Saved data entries
BEGIN

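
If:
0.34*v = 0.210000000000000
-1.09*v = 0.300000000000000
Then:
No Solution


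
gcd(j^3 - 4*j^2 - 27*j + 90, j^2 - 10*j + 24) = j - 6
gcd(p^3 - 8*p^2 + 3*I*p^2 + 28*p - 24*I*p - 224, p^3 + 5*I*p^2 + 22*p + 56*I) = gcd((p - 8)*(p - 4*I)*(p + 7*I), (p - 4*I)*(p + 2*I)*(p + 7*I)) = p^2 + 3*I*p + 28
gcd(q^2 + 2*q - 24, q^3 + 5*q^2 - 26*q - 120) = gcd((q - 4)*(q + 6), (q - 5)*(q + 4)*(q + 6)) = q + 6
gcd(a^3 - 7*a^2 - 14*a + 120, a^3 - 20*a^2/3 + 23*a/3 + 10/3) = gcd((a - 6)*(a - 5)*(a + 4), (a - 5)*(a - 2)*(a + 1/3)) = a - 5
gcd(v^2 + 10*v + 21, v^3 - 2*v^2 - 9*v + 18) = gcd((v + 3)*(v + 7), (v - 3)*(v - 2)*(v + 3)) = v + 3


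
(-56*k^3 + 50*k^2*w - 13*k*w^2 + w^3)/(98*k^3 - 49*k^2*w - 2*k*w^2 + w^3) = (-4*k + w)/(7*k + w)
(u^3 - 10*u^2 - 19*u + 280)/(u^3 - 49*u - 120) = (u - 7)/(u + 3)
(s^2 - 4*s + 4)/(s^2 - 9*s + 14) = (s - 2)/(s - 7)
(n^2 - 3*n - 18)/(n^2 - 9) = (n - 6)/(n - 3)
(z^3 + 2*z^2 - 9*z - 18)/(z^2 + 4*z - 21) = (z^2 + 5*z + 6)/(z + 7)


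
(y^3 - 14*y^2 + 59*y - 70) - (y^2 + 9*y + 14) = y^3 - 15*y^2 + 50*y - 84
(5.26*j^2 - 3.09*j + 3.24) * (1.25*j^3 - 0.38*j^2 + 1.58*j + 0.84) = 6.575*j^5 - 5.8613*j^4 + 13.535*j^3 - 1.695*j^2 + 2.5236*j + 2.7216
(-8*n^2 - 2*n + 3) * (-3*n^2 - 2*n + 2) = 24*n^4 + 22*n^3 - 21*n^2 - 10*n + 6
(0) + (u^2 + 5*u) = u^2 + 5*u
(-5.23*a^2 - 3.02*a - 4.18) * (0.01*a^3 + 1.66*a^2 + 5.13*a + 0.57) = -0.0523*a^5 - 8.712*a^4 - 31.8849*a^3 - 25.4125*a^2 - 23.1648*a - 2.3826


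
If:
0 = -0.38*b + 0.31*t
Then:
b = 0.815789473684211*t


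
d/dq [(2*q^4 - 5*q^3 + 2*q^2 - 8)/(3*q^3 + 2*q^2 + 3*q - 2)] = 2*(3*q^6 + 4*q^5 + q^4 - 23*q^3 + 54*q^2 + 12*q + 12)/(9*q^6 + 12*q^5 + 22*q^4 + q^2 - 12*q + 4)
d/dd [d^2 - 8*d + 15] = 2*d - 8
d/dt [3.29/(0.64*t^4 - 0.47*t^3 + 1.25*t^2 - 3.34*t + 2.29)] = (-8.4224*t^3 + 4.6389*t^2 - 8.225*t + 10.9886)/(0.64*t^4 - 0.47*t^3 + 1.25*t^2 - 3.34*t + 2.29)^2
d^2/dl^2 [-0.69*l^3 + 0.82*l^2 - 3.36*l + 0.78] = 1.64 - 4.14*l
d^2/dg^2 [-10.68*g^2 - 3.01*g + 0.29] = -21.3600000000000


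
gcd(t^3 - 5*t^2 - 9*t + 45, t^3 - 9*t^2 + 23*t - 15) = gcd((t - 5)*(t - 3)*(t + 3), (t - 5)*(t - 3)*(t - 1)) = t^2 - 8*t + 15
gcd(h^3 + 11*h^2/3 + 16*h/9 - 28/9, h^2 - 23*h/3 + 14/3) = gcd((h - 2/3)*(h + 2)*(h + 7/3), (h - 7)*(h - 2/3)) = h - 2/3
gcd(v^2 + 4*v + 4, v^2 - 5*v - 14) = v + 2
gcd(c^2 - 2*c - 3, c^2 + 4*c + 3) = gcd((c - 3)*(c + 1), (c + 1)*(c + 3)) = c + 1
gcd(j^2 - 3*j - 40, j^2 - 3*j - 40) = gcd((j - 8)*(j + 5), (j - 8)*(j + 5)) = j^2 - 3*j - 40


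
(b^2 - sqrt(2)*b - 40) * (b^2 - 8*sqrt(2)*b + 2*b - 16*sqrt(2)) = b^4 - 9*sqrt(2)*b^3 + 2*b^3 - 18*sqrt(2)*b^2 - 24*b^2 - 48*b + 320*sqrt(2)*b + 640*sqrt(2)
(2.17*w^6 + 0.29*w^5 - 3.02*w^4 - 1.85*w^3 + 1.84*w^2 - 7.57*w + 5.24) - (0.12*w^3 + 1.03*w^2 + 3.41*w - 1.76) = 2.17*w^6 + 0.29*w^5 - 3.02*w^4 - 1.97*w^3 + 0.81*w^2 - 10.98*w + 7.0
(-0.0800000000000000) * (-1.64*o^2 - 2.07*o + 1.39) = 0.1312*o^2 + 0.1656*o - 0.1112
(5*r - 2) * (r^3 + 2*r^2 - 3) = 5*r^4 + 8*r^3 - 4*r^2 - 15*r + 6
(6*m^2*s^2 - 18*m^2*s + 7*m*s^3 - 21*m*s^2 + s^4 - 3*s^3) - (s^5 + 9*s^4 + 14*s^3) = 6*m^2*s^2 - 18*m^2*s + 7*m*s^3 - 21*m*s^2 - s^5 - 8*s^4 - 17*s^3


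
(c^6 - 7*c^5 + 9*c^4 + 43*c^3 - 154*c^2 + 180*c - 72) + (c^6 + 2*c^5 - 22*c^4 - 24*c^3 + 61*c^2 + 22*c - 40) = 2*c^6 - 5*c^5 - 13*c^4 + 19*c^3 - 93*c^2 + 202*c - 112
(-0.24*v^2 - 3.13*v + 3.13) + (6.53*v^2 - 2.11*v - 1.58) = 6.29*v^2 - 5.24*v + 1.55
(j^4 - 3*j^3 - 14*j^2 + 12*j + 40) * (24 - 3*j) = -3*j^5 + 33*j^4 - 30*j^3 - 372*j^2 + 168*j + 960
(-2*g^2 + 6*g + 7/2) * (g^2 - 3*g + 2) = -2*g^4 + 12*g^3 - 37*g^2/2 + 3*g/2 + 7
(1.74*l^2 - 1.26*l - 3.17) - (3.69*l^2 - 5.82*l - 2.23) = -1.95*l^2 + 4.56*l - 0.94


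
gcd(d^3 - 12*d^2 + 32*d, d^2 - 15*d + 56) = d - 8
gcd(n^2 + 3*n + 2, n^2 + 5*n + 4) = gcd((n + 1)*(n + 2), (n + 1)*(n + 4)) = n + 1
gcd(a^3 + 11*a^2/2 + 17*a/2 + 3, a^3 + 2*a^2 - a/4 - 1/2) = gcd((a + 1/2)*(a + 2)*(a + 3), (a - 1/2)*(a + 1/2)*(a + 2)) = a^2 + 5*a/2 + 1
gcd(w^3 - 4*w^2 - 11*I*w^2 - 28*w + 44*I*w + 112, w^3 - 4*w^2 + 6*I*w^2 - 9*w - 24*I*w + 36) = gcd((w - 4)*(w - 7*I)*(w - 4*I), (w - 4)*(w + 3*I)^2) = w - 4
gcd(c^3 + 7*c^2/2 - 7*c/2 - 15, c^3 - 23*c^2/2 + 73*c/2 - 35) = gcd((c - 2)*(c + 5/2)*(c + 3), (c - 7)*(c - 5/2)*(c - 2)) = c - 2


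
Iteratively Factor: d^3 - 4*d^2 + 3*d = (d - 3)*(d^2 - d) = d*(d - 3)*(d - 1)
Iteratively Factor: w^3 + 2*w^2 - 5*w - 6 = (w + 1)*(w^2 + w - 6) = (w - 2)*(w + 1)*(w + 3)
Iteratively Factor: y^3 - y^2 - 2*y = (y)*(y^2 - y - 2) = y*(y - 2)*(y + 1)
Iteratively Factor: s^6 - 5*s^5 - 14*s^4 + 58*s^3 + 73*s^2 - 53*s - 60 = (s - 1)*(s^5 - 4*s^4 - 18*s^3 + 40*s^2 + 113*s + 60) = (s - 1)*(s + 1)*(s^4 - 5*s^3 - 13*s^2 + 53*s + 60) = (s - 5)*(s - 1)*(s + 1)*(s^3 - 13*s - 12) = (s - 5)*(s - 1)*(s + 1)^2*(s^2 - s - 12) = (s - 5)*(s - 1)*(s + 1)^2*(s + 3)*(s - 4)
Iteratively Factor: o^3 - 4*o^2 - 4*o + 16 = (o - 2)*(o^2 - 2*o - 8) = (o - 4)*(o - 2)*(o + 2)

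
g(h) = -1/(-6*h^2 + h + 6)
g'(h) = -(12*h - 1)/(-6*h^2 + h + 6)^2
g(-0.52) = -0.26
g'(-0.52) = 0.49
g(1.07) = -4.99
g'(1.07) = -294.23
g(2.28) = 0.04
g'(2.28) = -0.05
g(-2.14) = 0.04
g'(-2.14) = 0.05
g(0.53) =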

END

# WHAT YOU WILL DO
Using the records above, copy word for word the line with "(5*r - 2) * (r^3", the line with "gcd(d^3 - 12*d^2", and every line between them.

# EXERCISE SOLUTION
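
(5*r - 2) * (r^3 + 2*r^2 - 3) = 5*r^4 + 8*r^3 - 4*r^2 - 15*r + 6
(6*m^2*s^2 - 18*m^2*s + 7*m*s^3 - 21*m*s^2 + s^4 - 3*s^3) - (s^5 + 9*s^4 + 14*s^3) = 6*m^2*s^2 - 18*m^2*s + 7*m*s^3 - 21*m*s^2 - s^5 - 8*s^4 - 17*s^3


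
(c^6 - 7*c^5 + 9*c^4 + 43*c^3 - 154*c^2 + 180*c - 72) + (c^6 + 2*c^5 - 22*c^4 - 24*c^3 + 61*c^2 + 22*c - 40) = 2*c^6 - 5*c^5 - 13*c^4 + 19*c^3 - 93*c^2 + 202*c - 112
(-0.24*v^2 - 3.13*v + 3.13) + (6.53*v^2 - 2.11*v - 1.58) = 6.29*v^2 - 5.24*v + 1.55
(j^4 - 3*j^3 - 14*j^2 + 12*j + 40) * (24 - 3*j) = -3*j^5 + 33*j^4 - 30*j^3 - 372*j^2 + 168*j + 960
(-2*g^2 + 6*g + 7/2) * (g^2 - 3*g + 2) = -2*g^4 + 12*g^3 - 37*g^2/2 + 3*g/2 + 7
(1.74*l^2 - 1.26*l - 3.17) - (3.69*l^2 - 5.82*l - 2.23) = -1.95*l^2 + 4.56*l - 0.94


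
gcd(d^3 - 12*d^2 + 32*d, d^2 - 15*d + 56) = d - 8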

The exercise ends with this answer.